(Beginning of Supplied data)
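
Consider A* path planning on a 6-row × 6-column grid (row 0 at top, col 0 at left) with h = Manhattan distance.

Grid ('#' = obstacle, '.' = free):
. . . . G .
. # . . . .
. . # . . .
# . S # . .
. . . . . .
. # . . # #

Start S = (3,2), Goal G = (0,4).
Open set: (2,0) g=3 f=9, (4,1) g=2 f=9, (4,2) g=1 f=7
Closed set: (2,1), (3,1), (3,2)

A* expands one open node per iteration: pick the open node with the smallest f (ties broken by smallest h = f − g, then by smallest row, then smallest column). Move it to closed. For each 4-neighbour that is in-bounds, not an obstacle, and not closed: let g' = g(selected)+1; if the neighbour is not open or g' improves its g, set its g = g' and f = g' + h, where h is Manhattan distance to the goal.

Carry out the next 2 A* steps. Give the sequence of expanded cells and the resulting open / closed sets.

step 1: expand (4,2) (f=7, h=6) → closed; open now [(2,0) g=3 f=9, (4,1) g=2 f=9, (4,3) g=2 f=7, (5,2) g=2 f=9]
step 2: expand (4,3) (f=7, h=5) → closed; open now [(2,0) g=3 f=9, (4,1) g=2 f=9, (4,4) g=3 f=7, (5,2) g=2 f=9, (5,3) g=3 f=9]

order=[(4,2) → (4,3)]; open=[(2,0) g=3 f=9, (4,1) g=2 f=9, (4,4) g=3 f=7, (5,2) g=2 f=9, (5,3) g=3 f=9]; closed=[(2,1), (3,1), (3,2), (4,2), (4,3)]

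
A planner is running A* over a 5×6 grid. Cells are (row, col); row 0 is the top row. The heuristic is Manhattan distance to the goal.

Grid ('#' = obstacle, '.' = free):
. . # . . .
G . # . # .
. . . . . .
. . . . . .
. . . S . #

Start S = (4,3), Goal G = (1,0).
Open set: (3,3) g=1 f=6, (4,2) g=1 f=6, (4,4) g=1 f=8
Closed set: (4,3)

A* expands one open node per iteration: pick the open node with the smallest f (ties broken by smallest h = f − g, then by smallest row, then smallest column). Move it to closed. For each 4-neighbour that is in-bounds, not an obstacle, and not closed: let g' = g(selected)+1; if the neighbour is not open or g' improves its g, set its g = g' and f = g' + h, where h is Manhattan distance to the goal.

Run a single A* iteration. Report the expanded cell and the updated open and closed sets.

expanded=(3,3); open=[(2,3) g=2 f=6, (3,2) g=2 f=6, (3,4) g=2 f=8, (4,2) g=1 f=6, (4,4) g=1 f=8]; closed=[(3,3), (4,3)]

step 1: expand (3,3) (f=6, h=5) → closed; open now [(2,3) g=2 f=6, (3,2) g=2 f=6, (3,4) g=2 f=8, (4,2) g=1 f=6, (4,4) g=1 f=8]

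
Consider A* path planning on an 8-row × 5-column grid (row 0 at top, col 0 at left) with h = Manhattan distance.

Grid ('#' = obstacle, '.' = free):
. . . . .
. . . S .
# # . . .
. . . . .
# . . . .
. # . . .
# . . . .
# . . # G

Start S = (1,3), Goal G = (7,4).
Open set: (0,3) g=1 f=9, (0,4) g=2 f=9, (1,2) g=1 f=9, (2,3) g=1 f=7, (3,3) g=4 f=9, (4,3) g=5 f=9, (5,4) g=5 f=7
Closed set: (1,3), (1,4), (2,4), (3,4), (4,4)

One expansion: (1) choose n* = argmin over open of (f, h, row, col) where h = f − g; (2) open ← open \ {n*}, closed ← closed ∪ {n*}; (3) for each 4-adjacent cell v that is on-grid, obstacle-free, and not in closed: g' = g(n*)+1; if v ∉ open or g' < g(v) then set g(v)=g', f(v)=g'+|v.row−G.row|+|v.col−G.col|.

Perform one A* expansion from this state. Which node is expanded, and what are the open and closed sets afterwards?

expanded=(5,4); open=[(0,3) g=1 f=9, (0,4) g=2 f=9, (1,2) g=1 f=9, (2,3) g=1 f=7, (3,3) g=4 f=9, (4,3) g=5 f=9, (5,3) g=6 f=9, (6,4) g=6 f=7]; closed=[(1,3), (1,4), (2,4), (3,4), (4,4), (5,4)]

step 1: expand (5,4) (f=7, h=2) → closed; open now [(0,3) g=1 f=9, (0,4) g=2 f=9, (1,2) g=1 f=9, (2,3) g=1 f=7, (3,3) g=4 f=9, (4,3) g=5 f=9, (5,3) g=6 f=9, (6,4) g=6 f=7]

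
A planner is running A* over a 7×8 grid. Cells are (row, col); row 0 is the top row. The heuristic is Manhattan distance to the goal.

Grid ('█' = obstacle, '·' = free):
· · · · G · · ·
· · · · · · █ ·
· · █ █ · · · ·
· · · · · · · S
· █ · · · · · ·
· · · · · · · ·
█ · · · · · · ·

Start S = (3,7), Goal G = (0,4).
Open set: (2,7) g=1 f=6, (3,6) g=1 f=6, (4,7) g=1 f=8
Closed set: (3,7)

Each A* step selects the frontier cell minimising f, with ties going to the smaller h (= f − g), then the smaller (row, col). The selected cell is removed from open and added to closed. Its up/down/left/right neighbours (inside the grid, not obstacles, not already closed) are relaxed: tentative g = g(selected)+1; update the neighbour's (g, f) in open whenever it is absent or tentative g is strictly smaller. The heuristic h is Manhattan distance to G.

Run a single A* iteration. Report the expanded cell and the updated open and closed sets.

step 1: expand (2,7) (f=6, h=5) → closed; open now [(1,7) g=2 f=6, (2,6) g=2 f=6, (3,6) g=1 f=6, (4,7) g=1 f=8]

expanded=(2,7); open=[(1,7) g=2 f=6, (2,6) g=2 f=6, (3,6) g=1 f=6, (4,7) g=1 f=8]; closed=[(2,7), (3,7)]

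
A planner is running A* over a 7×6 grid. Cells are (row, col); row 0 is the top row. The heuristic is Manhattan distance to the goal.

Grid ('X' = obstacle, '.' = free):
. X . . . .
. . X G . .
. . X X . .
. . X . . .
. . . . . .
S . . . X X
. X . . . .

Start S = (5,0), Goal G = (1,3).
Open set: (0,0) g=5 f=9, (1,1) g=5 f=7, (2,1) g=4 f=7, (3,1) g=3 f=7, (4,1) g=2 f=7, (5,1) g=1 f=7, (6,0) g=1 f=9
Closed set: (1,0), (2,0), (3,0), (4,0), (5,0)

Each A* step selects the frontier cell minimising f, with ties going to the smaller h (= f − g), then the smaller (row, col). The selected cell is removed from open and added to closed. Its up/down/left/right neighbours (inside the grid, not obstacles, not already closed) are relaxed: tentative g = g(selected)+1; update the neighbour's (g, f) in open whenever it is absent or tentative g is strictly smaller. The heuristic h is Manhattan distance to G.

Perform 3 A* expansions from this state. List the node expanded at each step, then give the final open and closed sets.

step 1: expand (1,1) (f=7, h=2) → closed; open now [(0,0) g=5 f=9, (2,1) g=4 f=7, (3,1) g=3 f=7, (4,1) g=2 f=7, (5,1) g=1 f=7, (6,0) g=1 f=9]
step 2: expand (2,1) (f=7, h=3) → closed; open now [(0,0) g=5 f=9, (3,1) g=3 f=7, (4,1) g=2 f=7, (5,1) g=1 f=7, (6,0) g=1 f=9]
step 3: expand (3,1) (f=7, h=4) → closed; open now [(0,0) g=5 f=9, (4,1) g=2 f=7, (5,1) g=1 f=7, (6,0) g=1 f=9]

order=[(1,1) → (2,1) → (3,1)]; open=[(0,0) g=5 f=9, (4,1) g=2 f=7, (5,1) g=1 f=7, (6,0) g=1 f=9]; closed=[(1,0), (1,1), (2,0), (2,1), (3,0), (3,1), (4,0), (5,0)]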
(End of Supplied data)
Beginning at the top of the data, please return every line until and including the line containing "Closed set: (2,1), (3,1), (3,2)", copied exactly, and nothing past it.

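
Consider A* path planning on a 6-row × 6-column grid (row 0 at top, col 0 at left) with h = Manhattan distance.

Grid ('#' = obstacle, '.' = free):
. . . . G .
. # . . . .
. . # . . .
# . S # . .
. . . . . .
. # . . # #

Start S = (3,2), Goal G = (0,4).
Open set: (2,0) g=3 f=9, (4,1) g=2 f=9, (4,2) g=1 f=7
Closed set: (2,1), (3,1), (3,2)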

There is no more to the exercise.